[Dataset entries]
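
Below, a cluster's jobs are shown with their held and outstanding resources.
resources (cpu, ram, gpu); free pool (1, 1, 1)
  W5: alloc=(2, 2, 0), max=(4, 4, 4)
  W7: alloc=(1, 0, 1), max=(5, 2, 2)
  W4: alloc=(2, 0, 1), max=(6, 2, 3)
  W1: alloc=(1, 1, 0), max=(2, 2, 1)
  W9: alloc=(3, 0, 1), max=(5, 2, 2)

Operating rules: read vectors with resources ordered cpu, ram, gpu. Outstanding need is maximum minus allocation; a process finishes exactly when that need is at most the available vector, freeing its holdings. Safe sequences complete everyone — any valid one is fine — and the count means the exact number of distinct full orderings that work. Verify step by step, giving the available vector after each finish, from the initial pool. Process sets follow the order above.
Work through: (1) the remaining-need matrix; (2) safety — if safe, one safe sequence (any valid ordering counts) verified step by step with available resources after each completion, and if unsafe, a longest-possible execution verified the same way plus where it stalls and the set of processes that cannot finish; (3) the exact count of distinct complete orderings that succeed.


(1) Outstanding need per process (order cpu, ram, gpu):
  W5: (2, 2, 4)
  W7: (4, 2, 1)
  W4: (4, 2, 2)
  W1: (1, 1, 1)
  W9: (2, 2, 1)
(2) SAFE, for example via the order W1, W9, W4, W7, W5.
Key observation: the order's first zero-slack moment is W1 ((1, 1, 1) needed, (1, 1, 1) free — a requested resource with nothing to spare).
Check, step by step:
  pool = (1, 1, 1)
  W1 needs (1, 1, 1) <= (1, 1, 1) -> finishes; pool += (1, 1, 0) = (2, 2, 1)
  W9 needs (2, 2, 1) <= (2, 2, 1) -> finishes; pool += (3, 0, 1) = (5, 2, 2)
  W4 needs (4, 2, 2) <= (5, 2, 2) -> finishes; pool += (2, 0, 1) = (7, 2, 3)
  W7 needs (4, 2, 1) <= (7, 2, 3) -> finishes; pool += (1, 0, 1) = (8, 2, 4)
  W5 needs (2, 2, 4) <= (8, 2, 4) -> finishes; pool += (2, 2, 0) = (10, 4, 4)
(3) The exact count: 2 of the possible complete orderings are safe sequences.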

REQUIRED WORK
All that is needed is the opening run of the data, given again exactly: please include every line from the first through the line with "Operating rules: read", both ends kept.

EXERCISE OUTPUT
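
Below, a cluster's jobs are shown with their held and outstanding resources.
resources (cpu, ram, gpu); free pool (1, 1, 1)
  W5: alloc=(2, 2, 0), max=(4, 4, 4)
  W7: alloc=(1, 0, 1), max=(5, 2, 2)
  W4: alloc=(2, 0, 1), max=(6, 2, 3)
  W1: alloc=(1, 1, 0), max=(2, 2, 1)
  W9: alloc=(3, 0, 1), max=(5, 2, 2)

Operating rules: read vectors with resources ordered cpu, ram, gpu. Outstanding need is maximum minus allocation; a process finishes exactly when that need is at most the available vector, freeing its holdings. Safe sequences complete everyone — any valid one is fine — and the count means the exact number of distinct full orderings that work. Verify step by step, giving the available vector after each finish, from the initial pool. Process sets follow the order above.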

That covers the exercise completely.